====== Records for the exercise ======

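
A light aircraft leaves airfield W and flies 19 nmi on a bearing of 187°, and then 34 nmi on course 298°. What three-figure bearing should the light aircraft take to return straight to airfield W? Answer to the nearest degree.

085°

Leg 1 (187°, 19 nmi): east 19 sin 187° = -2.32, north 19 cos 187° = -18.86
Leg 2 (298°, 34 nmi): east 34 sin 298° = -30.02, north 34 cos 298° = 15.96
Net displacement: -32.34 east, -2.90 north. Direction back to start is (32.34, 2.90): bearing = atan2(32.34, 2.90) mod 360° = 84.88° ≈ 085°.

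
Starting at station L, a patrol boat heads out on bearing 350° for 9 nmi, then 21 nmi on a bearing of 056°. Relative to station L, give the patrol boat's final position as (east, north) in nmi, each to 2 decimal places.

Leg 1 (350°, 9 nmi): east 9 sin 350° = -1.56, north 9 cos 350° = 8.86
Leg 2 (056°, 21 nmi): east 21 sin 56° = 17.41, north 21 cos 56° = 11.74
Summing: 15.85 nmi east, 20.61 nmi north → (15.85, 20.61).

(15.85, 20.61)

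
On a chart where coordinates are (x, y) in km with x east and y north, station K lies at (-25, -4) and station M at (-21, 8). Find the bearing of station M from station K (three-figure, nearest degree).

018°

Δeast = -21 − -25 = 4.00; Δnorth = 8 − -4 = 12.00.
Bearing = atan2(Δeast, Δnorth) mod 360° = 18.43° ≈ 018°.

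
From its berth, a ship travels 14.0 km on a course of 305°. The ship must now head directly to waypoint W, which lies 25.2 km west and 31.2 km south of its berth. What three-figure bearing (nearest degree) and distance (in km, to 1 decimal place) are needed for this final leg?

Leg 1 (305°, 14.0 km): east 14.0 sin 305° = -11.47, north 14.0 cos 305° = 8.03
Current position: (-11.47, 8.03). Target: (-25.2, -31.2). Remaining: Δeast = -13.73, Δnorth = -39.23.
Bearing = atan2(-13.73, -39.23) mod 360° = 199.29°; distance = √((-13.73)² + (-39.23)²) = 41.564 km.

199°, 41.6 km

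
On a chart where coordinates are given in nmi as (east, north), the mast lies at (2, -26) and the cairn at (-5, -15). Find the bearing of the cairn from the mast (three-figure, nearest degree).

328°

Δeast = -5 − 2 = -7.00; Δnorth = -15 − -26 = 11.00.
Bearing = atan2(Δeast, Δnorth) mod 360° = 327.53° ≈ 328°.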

======

Problem to solve: Please make an exact copy of every record, leaving nothing out.

Result of the exercise:
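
A light aircraft leaves airfield W and flies 19 nmi on a bearing of 187°, and then 34 nmi on course 298°. What three-figure bearing should the light aircraft take to return straight to airfield W? Answer to the nearest degree.

085°

Leg 1 (187°, 19 nmi): east 19 sin 187° = -2.32, north 19 cos 187° = -18.86
Leg 2 (298°, 34 nmi): east 34 sin 298° = -30.02, north 34 cos 298° = 15.96
Net displacement: -32.34 east, -2.90 north. Direction back to start is (32.34, 2.90): bearing = atan2(32.34, 2.90) mod 360° = 84.88° ≈ 085°.

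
Starting at station L, a patrol boat heads out on bearing 350° for 9 nmi, then 21 nmi on a bearing of 056°. Relative to station L, give the patrol boat's final position as (east, north) in nmi, each to 2 decimal places.

Leg 1 (350°, 9 nmi): east 9 sin 350° = -1.56, north 9 cos 350° = 8.86
Leg 2 (056°, 21 nmi): east 21 sin 56° = 17.41, north 21 cos 56° = 11.74
Summing: 15.85 nmi east, 20.61 nmi north → (15.85, 20.61).

(15.85, 20.61)

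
On a chart where coordinates are (x, y) in km with x east and y north, station K lies at (-25, -4) and station M at (-21, 8). Find the bearing of station M from station K (three-figure, nearest degree).

018°

Δeast = -21 − -25 = 4.00; Δnorth = 8 − -4 = 12.00.
Bearing = atan2(Δeast, Δnorth) mod 360° = 18.43° ≈ 018°.

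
From its berth, a ship travels 14.0 km on a course of 305°. The ship must now head directly to waypoint W, which lies 25.2 km west and 31.2 km south of its berth. What three-figure bearing (nearest degree) and distance (in km, to 1 decimal place) are needed for this final leg?

Leg 1 (305°, 14.0 km): east 14.0 sin 305° = -11.47, north 14.0 cos 305° = 8.03
Current position: (-11.47, 8.03). Target: (-25.2, -31.2). Remaining: Δeast = -13.73, Δnorth = -39.23.
Bearing = atan2(-13.73, -39.23) mod 360° = 199.29°; distance = √((-13.73)² + (-39.23)²) = 41.564 km.

199°, 41.6 km

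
On a chart where coordinates are given in nmi as (east, north), the mast lies at (2, -26) and the cairn at (-5, -15). Find the bearing of the cairn from the mast (three-figure, nearest degree).

328°

Δeast = -5 − 2 = -7.00; Δnorth = -15 − -26 = 11.00.
Bearing = atan2(Δeast, Δnorth) mod 360° = 327.53° ≈ 328°.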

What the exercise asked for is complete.